• _YOUR GOAL_:
How many lines in the data hold the string "numerals"? State the number alone.

• _DATA TO USE_:

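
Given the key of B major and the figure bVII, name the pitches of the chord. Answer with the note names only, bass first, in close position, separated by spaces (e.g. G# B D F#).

bVII is a major triad on the lowered seventh degree (the subtonic), borrowed from the parallel minor. In B major that root is A.
So the chord is A-C#-E.

A C# E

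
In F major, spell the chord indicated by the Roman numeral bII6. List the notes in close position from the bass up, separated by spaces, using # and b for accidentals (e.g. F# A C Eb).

Bb Db Gb

Scale degree 2 in F major is G; lowering it a half step gives Gb. bII6 is the Neapolitan sixth — a major triad on the lowered second degree, here in its customary first inversion.
So the chord is Gb-Bb-Db, a major triad.
The figured bass 6 indicates first inversion, placing the third (Bb) in the bass: Bb-Db-Gb.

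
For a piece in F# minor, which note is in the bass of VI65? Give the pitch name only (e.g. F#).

F#

VI in F# minor has root D; the chord is D-F#-A-C#.
The figure 65 means first inversion — the third is in the bass.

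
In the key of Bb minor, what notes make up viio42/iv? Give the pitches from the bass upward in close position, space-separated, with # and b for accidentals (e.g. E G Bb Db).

Cb D F Ab

The slash marks an applied leading-tone chord: viio of iv. In Bb minor, iv is Eb, so the leading tone to it is D, a half step below.
Building a fully diminished seventh chord on D gives D-F-Ab-Cb.
With the 42 figure the chord is in third inversion; from the bass Cb upward in close position it reads Cb-D-F-Ab.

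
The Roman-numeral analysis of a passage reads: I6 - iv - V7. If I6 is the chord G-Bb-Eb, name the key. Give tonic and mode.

Eb major

I6 is given as G-Bb-Eb — a major triad with root Eb.
If Eb is scale degree 1 and the mode makes that degree carry a major triad, the tonic is Eb and the mode is major.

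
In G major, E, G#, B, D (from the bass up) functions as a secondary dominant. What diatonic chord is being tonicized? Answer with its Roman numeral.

ii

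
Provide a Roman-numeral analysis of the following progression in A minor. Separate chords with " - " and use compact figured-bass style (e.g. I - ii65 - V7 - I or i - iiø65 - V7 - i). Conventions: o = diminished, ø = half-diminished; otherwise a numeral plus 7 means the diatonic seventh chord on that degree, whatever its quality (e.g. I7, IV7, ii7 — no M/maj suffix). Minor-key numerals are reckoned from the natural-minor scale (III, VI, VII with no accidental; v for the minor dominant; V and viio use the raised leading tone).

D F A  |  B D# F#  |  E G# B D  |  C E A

iv - V/V - V7 - i6

D-F-A: root D is the subdominant; minor triad there is iv.
B-D#-F# is the secondary dominant of V (major triad on B): V/V.
E-G#-B-D: dominant seventh chord on E = scale degree 5 → V7.
C-E-A has root A, degree 1 in A minor, so i6.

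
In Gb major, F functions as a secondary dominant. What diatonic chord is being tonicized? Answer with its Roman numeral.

iii

The chord is a major triad on F.
A dominant resolves down a perfect fifth: F → Bb. In Gb major, Bb is scale degree 3, i.e. iii.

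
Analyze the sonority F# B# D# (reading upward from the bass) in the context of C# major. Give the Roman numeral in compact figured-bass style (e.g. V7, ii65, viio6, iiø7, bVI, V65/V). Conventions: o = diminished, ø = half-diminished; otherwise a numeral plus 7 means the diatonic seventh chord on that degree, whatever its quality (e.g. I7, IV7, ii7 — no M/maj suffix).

viio64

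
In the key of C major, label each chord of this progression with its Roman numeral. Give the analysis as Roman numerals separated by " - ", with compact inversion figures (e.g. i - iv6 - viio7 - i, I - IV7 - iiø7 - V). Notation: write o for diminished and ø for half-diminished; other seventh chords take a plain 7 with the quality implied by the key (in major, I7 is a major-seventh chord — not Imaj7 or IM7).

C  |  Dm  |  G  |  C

C: root C is the tonic; major triad there is I.
Dm has root D, degree 2 in C major, so ii.
G: root G is the dominant; major triad there is V.
C: root C is the tonic; major triad there is I.

I - ii - V - I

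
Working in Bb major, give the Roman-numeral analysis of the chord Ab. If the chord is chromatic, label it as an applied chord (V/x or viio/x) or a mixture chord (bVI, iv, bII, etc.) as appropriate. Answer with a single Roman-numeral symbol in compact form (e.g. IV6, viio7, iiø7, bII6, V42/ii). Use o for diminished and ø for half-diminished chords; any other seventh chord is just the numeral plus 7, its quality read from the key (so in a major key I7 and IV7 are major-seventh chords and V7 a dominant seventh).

bVII

The pitches Ab-C-Eb form a major triad rooted on Ab.
Ab is the lowered seventh degree of Bb major (diatonic 7 would be A). This is a major triad on the lowered seventh degree (the subtonic), borrowed from the parallel minor.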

• _OUTPUT_:
2